> **What is being asked**: Your reply should hold exactly the lines from the one that contains "Survey data: income $20750" through the end of the data. Repeat them word for word.

(Beginning of Data extracts)

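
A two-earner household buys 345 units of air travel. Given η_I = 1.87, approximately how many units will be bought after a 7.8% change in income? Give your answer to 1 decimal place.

395.3

%ΔQ ≈ η × %ΔI = 1.87 × 7.8% = 14.586%.
New Q ≈ 345 × (1 + 0.14586) = 395.3.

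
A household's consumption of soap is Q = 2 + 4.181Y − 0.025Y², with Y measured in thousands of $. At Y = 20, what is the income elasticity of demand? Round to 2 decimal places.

At Y = 20: Q = 75.6200.
dQ/dY = 4.181 − 0.05Y = 3.18100.
η = (dQ/dY)·(Y/Q) = 3.18100 × (20/75.6200) = 0.84.

0.84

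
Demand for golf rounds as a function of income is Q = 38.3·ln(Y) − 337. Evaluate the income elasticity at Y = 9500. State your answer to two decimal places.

At Y = 9500: Q = 13.792.
dQ/dY = 38.3/Y = 0.00403158 at this income.
η = (dQ/dY)·(Y/Q) = 0.00403158 × (9500/13.792) = 2.78.

2.78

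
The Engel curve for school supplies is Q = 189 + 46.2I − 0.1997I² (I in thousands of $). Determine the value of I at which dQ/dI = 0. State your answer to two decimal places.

115.67

dQ/dI = 46.2 − 0.3994I.
The good is inferior where dQ/dI < 0. Setting dQ/dI = 0 gives I = 46.2 / 0.3994 = 115.67.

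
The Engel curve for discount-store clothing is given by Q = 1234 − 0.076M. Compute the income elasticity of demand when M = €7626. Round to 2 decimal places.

-0.89

At M = 7626: Q = 654.424.
dQ/dM = −0.076.
η = (dQ/dM)·(M/Q) = -0.076 × (7626/654.424) = -0.89.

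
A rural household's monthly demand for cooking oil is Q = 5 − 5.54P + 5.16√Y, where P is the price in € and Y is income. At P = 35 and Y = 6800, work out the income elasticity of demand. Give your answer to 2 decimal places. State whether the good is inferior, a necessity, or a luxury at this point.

At P = 35, Y = 6800: Q = 236.605.
Holding P constant, ∂Q/∂Y = 5.16/(2√Y) = 0.0312871.
η_Y = (∂Q/∂Y)·(Y/Q) = 0.0312871 × (6800/236.605) = 0.90.
Since 0 < η < 1, this is a necessity.

0.90 (necessity)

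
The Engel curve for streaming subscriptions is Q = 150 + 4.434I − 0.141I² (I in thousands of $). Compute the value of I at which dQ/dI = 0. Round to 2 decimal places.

dQ/dI = 4.434 − 0.282I.
The good is inferior where dQ/dI < 0. Setting dQ/dI = 0 gives I = 4.434 / 0.282 = 15.72.

15.72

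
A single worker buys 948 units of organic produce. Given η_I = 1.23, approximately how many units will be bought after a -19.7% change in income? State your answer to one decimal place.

718.3

%ΔQ ≈ η × %ΔI = 1.23 × (-19.7%) = -24.231%.
New Q ≈ 948 × (1 − 0.24231) = 718.3.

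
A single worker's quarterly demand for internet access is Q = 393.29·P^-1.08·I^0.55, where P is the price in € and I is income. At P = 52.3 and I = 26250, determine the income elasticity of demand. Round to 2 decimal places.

For a multiplicative demand Q = A·P^α·I^β, the income elasticity is β everywhere.
Here β = 0.55, so η = 0.55.

0.55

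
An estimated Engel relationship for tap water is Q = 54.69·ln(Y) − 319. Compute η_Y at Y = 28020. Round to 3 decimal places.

0.227

At Y = 28020: Q = 241.062.
dQ/dY = 54.69/Y = 0.00195182 at this income.
η = (dQ/dY)·(Y/Q) = 0.00195182 × (28020/241.062) = 0.227.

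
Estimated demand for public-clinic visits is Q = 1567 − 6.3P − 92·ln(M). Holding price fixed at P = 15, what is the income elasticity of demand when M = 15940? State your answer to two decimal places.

-0.16

At P = 15, M = 15940: Q = 582.254.
Holding P constant, ∂Q/∂M = -92/M = -0.00577164.
η_M = (∂Q/∂M)·(M/Q) = -0.00577164 × (15940/582.254) = -0.16.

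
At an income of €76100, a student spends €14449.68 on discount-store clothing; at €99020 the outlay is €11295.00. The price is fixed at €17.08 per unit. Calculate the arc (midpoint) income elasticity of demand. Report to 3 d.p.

With a constant price, Q₁ = 14449.68/17.08 = 846.000 and Q₂ = 11295.00/17.08 = 661.300 (equivalently, work directly with expenditure since P cancels).
Midpoint %ΔQ = (11295.00 − 14449.68)/12872.34 = -0.24507; midpoint %ΔI = (99020 − 76100)/87560 = 0.26176.
η = -0.24507 / 0.26176 = -0.936.

-0.936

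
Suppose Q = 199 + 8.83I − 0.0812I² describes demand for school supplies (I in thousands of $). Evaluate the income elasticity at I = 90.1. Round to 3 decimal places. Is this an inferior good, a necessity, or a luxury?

-1.559 (inferior good)

At I = 90.1: Q = 335.4006.
dQ/dI = 8.83 − 0.1624I = -5.80224.
η = (dQ/dI)·(I/Q) = -5.80224 × (90.1/335.4006) = -1.559.
η < 0 ⇒ inferior good.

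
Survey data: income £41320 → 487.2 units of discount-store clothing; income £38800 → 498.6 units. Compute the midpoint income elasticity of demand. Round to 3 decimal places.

ΔQ = 498.6 − 487.2 = 11.4; midpoint Q̄ = (487.2 + 498.6)/2 = 492.9.
ΔI = 38800 − 41320 = -2520; midpoint Ī = (41320 + 38800)/2 = 40060.
η = (ΔQ/Q̄) ÷ (ΔI/Ī) = (11.4/492.9) ÷ (-2520/40060) = -0.368.

-0.368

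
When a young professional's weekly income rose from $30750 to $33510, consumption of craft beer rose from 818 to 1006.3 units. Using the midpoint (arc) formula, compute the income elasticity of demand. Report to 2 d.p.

ΔQ = 1006.3 − 818 = 188.3; midpoint Q̄ = (818 + 1006.3)/2 = 912.15.
ΔI = 33510 − 30750 = 2760; midpoint Ī = (30750 + 33510)/2 = 32130.
η = (ΔQ/Q̄) ÷ (ΔI/Ī) = (188.3/912.15) ÷ (2760/32130) = 2.40.

2.40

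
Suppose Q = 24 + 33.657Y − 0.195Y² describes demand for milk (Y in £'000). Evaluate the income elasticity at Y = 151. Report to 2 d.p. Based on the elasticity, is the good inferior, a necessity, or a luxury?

-5.77 (inferior good)

At Y = 151: Q = 660.0120.
dQ/dY = 33.657 − 0.39Y = -25.23300.
η = (dQ/dY)·(Y/Q) = -25.23300 × (151/660.0120) = -5.77.
η < 0 ⇒ inferior good.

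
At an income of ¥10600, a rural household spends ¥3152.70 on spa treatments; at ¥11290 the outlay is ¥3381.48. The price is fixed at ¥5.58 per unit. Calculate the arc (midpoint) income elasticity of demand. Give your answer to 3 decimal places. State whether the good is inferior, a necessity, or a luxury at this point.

1.111 (luxury)

With a constant price, Q₁ = 3152.70/5.58 = 565.000 and Q₂ = 3381.48/5.58 = 606.000 (equivalently, work directly with expenditure since P cancels).
Midpoint %ΔQ = (3381.48 − 3152.70)/3267.09 = 0.07003; midpoint %ΔI = (11290 − 10600)/10945 = 0.06304.
η = 0.07003 / 0.06304 = 1.111.
η > 1 ⇒ luxury.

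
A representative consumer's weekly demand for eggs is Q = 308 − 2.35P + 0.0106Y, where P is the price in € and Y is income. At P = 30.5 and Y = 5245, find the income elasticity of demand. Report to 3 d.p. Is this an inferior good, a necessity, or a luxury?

0.190 (necessity)

At P = 30.5, Y = 5245: Q = 291.922.
Holding P constant, ∂Q/∂Y = 0.0106.
η_Y = (∂Q/∂Y)·(Y/Q) = 0.0106 × (5245/291.922) = 0.190.
Since 0 < η < 1, this is a necessity.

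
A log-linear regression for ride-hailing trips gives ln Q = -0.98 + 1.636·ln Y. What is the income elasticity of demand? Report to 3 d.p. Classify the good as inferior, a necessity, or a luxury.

In a log-linear demand, the coefficient on ln Y is the income elasticity.
So η = 1.636.
η > 1 ⇒ luxury.

1.636 (luxury)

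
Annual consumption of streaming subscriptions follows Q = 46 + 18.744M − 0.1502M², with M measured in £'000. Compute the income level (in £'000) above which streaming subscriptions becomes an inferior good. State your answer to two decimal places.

dQ/dM = 18.744 − 0.3004M.
The good is inferior where dQ/dM < 0. Setting dQ/dM = 0 gives M = 18.744 / 0.3004 = 62.40.

62.40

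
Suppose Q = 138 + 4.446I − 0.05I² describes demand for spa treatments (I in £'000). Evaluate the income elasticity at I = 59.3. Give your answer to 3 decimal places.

-0.390

At I = 59.3: Q = 225.8233.
dQ/dI = 4.446 − 0.1I = -1.48400.
η = (dQ/dI)·(I/Q) = -1.48400 × (59.3/225.8233) = -0.390.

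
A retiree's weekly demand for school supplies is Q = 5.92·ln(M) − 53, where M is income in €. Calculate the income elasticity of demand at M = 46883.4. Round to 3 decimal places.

0.555

At M = 46883.4: Q = 10.672.
dQ/dM = 5.92/M = 0.000126271 at this income.
η = (dQ/dM)·(M/Q) = 0.000126271 × (46883.4/10.672) = 0.555.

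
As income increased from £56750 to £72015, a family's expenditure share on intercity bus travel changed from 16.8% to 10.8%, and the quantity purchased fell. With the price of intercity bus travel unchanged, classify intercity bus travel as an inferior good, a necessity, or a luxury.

Quantity demanded falls as income rises, so η < 0.

inferior good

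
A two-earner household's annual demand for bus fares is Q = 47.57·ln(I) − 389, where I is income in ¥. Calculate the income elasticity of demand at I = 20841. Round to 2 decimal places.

At I = 20841: Q = 84.068.
dQ/dI = 47.57/I = 0.00228252 at this income.
η = (dQ/dI)·(I/Q) = 0.00228252 × (20841/84.068) = 0.57.

0.57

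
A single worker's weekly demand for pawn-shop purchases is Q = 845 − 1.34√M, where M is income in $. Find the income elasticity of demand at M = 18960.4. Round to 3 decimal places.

At M = 18960.4: Q = 660.486.
dQ/dM = -1.34/(2√M) = -0.00486576 at this income.
η = (dQ/dM)·(M/Q) = -0.00486576 × (18960.4/660.486) = -0.140.

-0.140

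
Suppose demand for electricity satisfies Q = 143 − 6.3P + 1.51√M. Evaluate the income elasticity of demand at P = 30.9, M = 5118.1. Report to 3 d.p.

At P = 30.9, M = 5118.1: Q = 56.357.
Holding P constant, ∂Q/∂M = 1.51/(2√M) = 0.0105534.
η_M = (∂Q/∂M)·(M/Q) = 0.0105534 × (5118.1/56.357) = 0.958.

0.958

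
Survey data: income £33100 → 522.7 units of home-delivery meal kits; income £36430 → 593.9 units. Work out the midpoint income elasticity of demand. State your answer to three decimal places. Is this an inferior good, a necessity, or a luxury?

1.331 (luxury)

ΔQ = 593.9 − 522.7 = 71.2; midpoint Q̄ = (522.7 + 593.9)/2 = 558.3.
ΔI = 36430 − 33100 = 3330; midpoint Ī = (33100 + 36430)/2 = 34765.
η = (ΔQ/Q̄) ÷ (ΔI/Ī) = (71.2/558.3) ÷ (3330/34765) = 1.331.
η > 1 ⇒ luxury.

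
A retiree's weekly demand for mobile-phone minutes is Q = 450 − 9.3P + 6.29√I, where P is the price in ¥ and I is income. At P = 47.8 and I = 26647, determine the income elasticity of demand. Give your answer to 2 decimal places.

0.50

At P = 47.8, I = 26647: Q = 1032.234.
Holding P constant, ∂Q/∂I = 6.29/(2√I) = 0.0192662.
η_I = (∂Q/∂I)·(I/Q) = 0.0192662 × (26647/1032.234) = 0.50.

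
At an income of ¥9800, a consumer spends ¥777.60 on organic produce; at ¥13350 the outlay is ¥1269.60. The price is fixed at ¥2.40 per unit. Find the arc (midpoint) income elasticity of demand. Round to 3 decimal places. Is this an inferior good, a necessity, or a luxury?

1.567 (luxury)

With a constant price, Q₁ = 777.60/2.40 = 324.000 and Q₂ = 1269.60/2.40 = 529.000 (equivalently, work directly with expenditure since P cancels).
Midpoint %ΔQ = (1269.60 − 777.60)/1023.60 = 0.48066; midpoint %ΔI = (13350 − 9800)/11575 = 0.30670.
η = 0.48066 / 0.30670 = 1.567.
η > 1 ⇒ luxury.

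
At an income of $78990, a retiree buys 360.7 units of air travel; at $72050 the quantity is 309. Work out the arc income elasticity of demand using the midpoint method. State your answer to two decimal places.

1.68

ΔQ = 309 − 360.7 = -51.7; midpoint Q̄ = (360.7 + 309)/2 = 334.85.
ΔI = 72050 − 78990 = -6940; midpoint Ī = (78990 + 72050)/2 = 75520.
η = (ΔQ/Q̄) ÷ (ΔI/Ī) = (-51.7/334.85) ÷ (-6940/75520) = 1.68.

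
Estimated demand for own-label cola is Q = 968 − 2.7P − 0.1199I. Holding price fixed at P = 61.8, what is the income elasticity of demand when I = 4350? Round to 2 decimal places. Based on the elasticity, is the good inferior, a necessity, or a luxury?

-1.87 (inferior good)

At P = 61.8, I = 4350: Q = 279.575.
Holding P constant, ∂Q/∂I = −0.1199.
η_I = (∂Q/∂I)·(I/Q) = -0.1199 × (4350/279.575) = -1.87.
Since η < 0, this is an inferior good.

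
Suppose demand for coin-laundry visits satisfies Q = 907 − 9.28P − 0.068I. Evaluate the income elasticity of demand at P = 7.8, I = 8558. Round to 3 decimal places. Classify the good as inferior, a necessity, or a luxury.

-2.303 (inferior good)

At P = 7.8, I = 8558: Q = 252.672.
Holding P constant, ∂Q/∂I = −0.068.
η_I = (∂Q/∂I)·(I/Q) = -0.068 × (8558/252.672) = -2.303.
Since η < 0, this is an inferior good.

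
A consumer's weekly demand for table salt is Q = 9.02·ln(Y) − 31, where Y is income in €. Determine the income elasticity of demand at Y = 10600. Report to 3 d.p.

At Y = 10600: Q = 52.603.
dQ/dY = 9.02/Y = 0.000850943 at this income.
η = (dQ/dY)·(Y/Q) = 0.000850943 × (10600/52.603) = 0.171.

0.171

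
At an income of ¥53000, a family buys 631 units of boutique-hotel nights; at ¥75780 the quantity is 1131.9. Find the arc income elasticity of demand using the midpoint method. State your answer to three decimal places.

ΔQ = 1131.9 − 631 = 500.9; midpoint Q̄ = (631 + 1131.9)/2 = 881.45.
ΔI = 75780 − 53000 = 22780; midpoint Ī = (53000 + 75780)/2 = 64390.
η = (ΔQ/Q̄) ÷ (ΔI/Ī) = (500.9/881.45) ÷ (22780/64390) = 1.606.

1.606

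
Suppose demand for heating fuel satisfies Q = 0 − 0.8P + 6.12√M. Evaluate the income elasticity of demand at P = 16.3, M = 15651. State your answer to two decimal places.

At P = 16.3, M = 15651: Q = 752.596.
Holding P constant, ∂Q/∂M = 6.12/(2√M) = 0.0244597.
η_M = (∂Q/∂M)·(M/Q) = 0.0244597 × (15651/752.596) = 0.51.

0.51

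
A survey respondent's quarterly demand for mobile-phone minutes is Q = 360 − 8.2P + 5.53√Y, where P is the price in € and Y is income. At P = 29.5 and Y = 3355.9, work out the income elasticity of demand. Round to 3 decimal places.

0.365

At P = 29.5, Y = 3355.9: Q = 438.454.
Holding P constant, ∂Q/∂Y = 5.53/(2√Y) = 0.0477299.
η_Y = (∂Q/∂Y)·(Y/Q) = 0.0477299 × (3355.9/438.454) = 0.365.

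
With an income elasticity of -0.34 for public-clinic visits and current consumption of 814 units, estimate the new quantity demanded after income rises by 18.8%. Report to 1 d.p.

%ΔQ ≈ η × %ΔI = -0.34 × 18.8% = -6.392%.
New Q ≈ 814 × (1 − 0.06392) = 762.0.

762.0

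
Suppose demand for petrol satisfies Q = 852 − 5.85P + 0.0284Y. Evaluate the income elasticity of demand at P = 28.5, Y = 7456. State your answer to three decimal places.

At P = 28.5, Y = 7456: Q = 897.025.
Holding P constant, ∂Q/∂Y = 0.0284.
η_Y = (∂Q/∂Y)·(Y/Q) = 0.0284 × (7456/897.025) = 0.236.

0.236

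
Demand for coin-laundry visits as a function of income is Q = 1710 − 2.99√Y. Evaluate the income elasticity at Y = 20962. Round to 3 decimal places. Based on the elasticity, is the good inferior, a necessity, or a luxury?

At Y = 20962: Q = 1277.100.
dQ/dY = -2.99/(2√Y) = -0.0103258 at this income.
η = (dQ/dY)·(Y/Q) = -0.0103258 × (20962/1277.100) = -0.169.
Since η < 0, the good is an inferior good.

-0.169 (inferior good)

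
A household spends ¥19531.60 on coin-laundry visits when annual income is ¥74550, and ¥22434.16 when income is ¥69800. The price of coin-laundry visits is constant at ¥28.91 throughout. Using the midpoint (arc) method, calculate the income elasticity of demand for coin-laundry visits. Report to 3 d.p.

With a constant price, Q₁ = 19531.60/28.91 = 675.600 and Q₂ = 22434.16/28.91 = 776.000 (equivalently, work directly with expenditure since P cancels).
Midpoint %ΔQ = (22434.16 − 19531.60)/20982.88 = 0.13833; midpoint %ΔI = (69800 − 74550)/72175 = -0.06581.
η = 0.13833 / -0.06581 = -2.102.

-2.102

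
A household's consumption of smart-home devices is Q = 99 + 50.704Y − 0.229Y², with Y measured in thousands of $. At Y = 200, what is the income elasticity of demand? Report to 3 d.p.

At Y = 200: Q = 1079.8000.
dQ/dY = 50.704 − 0.458Y = -40.89600.
η = (dQ/dY)·(Y/Q) = -40.89600 × (200/1079.8000) = -7.575.

-7.575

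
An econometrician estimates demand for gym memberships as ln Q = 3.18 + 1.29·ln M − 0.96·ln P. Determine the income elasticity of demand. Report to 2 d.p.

1.29

In a log-linear demand, the coefficient on ln M is the income elasticity.
So η = 1.29.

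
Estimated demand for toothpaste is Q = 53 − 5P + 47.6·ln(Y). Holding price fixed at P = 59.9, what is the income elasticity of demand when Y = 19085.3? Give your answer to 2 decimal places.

At P = 59.9, Y = 19085.3: Q = 222.678.
Holding P constant, ∂Q/∂Y = 47.6/Y = 0.00249407.
η_Y = (∂Q/∂Y)·(Y/Q) = 0.00249407 × (19085.3/222.678) = 0.21.

0.21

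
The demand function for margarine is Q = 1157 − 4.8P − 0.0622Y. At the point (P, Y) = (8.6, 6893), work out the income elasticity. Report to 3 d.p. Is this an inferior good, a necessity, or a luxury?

At P = 8.6, Y = 6893: Q = 686.975.
Holding P constant, ∂Q/∂Y = −0.0622.
η_Y = (∂Q/∂Y)·(Y/Q) = -0.0622 × (6893/686.975) = -0.624.
Since η < 0, this is an inferior good.

-0.624 (inferior good)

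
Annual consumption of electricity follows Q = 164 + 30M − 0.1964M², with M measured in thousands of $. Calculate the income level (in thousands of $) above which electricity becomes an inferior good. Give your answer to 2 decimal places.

76.37

dQ/dM = 30 − 0.3928M.
The good is inferior where dQ/dM < 0. Setting dQ/dM = 0 gives M = 30 / 0.3928 = 76.37.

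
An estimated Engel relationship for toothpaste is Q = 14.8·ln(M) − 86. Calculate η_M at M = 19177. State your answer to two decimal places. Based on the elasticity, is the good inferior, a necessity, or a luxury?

0.25 (necessity)

At M = 19177: Q = 59.950.
dQ/dM = 14.8/M = 0.000771758 at this income.
η = (dQ/dM)·(M/Q) = 0.000771758 × (19177/59.950) = 0.25.
Since 0 < η < 1, the good is a necessity.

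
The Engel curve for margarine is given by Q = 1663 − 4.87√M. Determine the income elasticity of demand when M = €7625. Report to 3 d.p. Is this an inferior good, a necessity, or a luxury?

-0.172 (inferior good)

At M = 7625: Q = 1237.746.
dQ/dM = -4.87/(2√M) = -0.0278855 at this income.
η = (dQ/dM)·(M/Q) = -0.0278855 × (7625/1237.746) = -0.172.
Since η < 0, the good is an inferior good.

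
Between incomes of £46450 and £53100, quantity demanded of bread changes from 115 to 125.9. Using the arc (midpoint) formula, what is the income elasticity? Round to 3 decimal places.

ΔQ = 125.9 − 115 = 10.9; midpoint Q̄ = (115 + 125.9)/2 = 120.45.
ΔI = 53100 − 46450 = 6650; midpoint Ī = (46450 + 53100)/2 = 49775.
η = (ΔQ/Q̄) ÷ (ΔI/Ī) = (10.9/120.45) ÷ (6650/49775) = 0.677.

0.677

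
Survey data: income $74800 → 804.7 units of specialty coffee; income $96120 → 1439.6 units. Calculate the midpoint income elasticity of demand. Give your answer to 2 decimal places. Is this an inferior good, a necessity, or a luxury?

ΔQ = 1439.6 − 804.7 = 634.9; midpoint Q̄ = (804.7 + 1439.6)/2 = 1122.15.
ΔI = 96120 − 74800 = 21320; midpoint Ī = (74800 + 96120)/2 = 85460.
η = (ΔQ/Q̄) ÷ (ΔI/Ī) = (634.9/1122.15) ÷ (21320/85460) = 2.27.
η > 1 ⇒ luxury.

2.27 (luxury)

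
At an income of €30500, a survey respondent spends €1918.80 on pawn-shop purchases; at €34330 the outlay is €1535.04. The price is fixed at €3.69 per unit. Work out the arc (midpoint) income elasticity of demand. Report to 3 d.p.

-1.881

With a constant price, Q₁ = 1918.80/3.69 = 520.000 and Q₂ = 1535.04/3.69 = 416.000 (equivalently, work directly with expenditure since P cancels).
Midpoint %ΔQ = (1535.04 − 1918.80)/1726.92 = -0.22222; midpoint %ΔI = (34330 − 30500)/32415 = 0.11816.
η = -0.22222 / 0.11816 = -1.881.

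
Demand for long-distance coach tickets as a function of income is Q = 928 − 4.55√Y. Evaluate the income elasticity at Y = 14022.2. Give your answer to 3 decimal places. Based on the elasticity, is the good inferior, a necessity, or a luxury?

-0.692 (inferior good)

At Y = 14022.2: Q = 389.210.
dQ/dY = -4.55/(2√Y) = -0.019212 at this income.
η = (dQ/dY)·(Y/Q) = -0.019212 × (14022.2/389.210) = -0.692.
Since η < 0, the good is an inferior good.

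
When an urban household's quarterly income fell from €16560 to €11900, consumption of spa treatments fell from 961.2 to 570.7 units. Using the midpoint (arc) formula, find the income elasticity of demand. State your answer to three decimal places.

ΔQ = 570.7 − 961.2 = -390.5; midpoint Q̄ = (961.2 + 570.7)/2 = 765.95.
ΔI = 11900 − 16560 = -4660; midpoint Ī = (16560 + 11900)/2 = 14230.
η = (ΔQ/Q̄) ÷ (ΔI/Ī) = (-390.5/765.95) ÷ (-4660/14230) = 1.557.

1.557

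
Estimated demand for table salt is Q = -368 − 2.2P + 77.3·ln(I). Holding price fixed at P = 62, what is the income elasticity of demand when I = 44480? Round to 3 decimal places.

At P = 62, I = 44480: Q = 322.926.
Holding P constant, ∂Q/∂I = 77.3/I = 0.00173786.
η_I = (∂Q/∂I)·(I/Q) = 0.00173786 × (44480/322.926) = 0.239.

0.239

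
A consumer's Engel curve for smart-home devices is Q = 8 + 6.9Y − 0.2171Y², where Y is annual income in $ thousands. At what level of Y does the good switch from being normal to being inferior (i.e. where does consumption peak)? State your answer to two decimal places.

15.89

dQ/dY = 6.9 − 0.4342Y.
The good is inferior where dQ/dY < 0. Setting dQ/dY = 0 gives Y = 6.9 / 0.4342 = 15.89.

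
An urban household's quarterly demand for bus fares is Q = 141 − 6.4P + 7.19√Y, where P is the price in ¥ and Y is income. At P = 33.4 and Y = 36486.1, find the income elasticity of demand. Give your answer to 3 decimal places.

At P = 33.4, Y = 36486.1: Q = 1300.626.
Holding P constant, ∂Q/∂Y = 7.19/(2√Y) = 0.0188207.
η_Y = (∂Q/∂Y)·(Y/Q) = 0.0188207 × (36486.1/1300.626) = 0.528.

0.528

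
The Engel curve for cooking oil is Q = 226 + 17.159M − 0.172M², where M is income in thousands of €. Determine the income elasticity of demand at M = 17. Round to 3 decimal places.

At M = 17: Q = 467.9950.
dQ/dM = 17.159 − 0.344M = 11.31100.
η = (dQ/dM)·(M/Q) = 11.31100 × (17/467.9950) = 0.411.

0.411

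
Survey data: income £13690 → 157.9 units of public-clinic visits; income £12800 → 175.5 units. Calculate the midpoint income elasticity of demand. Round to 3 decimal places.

ΔQ = 175.5 − 157.9 = 17.6; midpoint Q̄ = (157.9 + 175.5)/2 = 166.7.
ΔI = 12800 − 13690 = -890; midpoint Ī = (13690 + 12800)/2 = 13245.
η = (ΔQ/Q̄) ÷ (ΔI/Ī) = (17.6/166.7) ÷ (-890/13245) = -1.571.

-1.571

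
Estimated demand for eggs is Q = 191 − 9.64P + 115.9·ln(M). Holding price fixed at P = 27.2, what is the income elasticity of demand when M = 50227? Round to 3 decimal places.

0.098

At P = 27.2, M = 50227: Q = 1183.329.
Holding P constant, ∂Q/∂M = 115.9/M = 0.00230752.
η_M = (∂Q/∂M)·(M/Q) = 0.00230752 × (50227/1183.329) = 0.098.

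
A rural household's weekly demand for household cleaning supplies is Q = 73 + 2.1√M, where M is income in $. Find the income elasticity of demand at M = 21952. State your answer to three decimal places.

0.405

At M = 21952: Q = 384.140.
dQ/dM = 2.1/(2√M) = 0.00708683 at this income.
η = (dQ/dM)·(M/Q) = 0.00708683 × (21952/384.140) = 0.405.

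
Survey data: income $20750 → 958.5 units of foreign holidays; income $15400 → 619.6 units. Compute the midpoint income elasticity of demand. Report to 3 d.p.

ΔQ = 619.6 − 958.5 = -338.9; midpoint Q̄ = (958.5 + 619.6)/2 = 789.05.
ΔI = 15400 − 20750 = -5350; midpoint Ī = (20750 + 15400)/2 = 18075.
η = (ΔQ/Q̄) ÷ (ΔI/Ī) = (-338.9/789.05) ÷ (-5350/18075) = 1.451.

1.451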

(End of Data extracts)

> **Final answer**:
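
Survey data: income $20750 → 958.5 units of foreign holidays; income $15400 → 619.6 units. Compute the midpoint income elasticity of demand. Report to 3 d.p.

ΔQ = 619.6 − 958.5 = -338.9; midpoint Q̄ = (958.5 + 619.6)/2 = 789.05.
ΔI = 15400 − 20750 = -5350; midpoint Ī = (20750 + 15400)/2 = 18075.
η = (ΔQ/Q̄) ÷ (ΔI/Ī) = (-338.9/789.05) ÷ (-5350/18075) = 1.451.

1.451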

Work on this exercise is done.